■ WORK REQUEST ■
Could you please repeat all of the entries exactly as written?

■ DATA ■
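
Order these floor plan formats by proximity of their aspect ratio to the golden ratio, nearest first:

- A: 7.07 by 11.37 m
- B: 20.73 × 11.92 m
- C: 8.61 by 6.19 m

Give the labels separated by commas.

A, B, C

A: 11.37/7.07 ≈ 1.608 → |1.608 − 1.618| = 0.010
B: 20.73/11.92 ≈ 1.739 → |1.739 − 1.618| = 0.121
C: 8.61/6.19 ≈ 1.391 → |1.391 − 1.618| = 0.227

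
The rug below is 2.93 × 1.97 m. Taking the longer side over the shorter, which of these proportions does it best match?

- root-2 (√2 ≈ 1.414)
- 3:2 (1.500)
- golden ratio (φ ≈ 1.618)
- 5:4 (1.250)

Ratio = 2.93 / 1.97 ≈ 1.487.
Distances: root-2 1.414 (Δ 0.073); 3:2 1.500 (Δ 0.013); golden ratio 1.618 (Δ 0.131); 5:4 1.250 (Δ 0.237).

3:2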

■ EXERCISE SOLUTION ■
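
Order these floor plan formats by proximity of their aspect ratio to the golden ratio, nearest first:

- A: 7.07 by 11.37 m
- B: 20.73 × 11.92 m
- C: 8.61 by 6.19 m

Give the labels separated by commas.

A, B, C

A: 11.37/7.07 ≈ 1.608 → |1.608 − 1.618| = 0.010
B: 20.73/11.92 ≈ 1.739 → |1.739 − 1.618| = 0.121
C: 8.61/6.19 ≈ 1.391 → |1.391 − 1.618| = 0.227

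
The rug below is 2.93 × 1.97 m. Taking the longer side over the shorter, which of these proportions does it best match?

- root-2 (√2 ≈ 1.414)
- 3:2 (1.500)
- golden ratio (φ ≈ 1.618)
- 5:4 (1.250)

Ratio = 2.93 / 1.97 ≈ 1.487.
Distances: root-2 1.414 (Δ 0.073); 3:2 1.500 (Δ 0.013); golden ratio 1.618 (Δ 0.131); 5:4 1.250 (Δ 0.237).

3:2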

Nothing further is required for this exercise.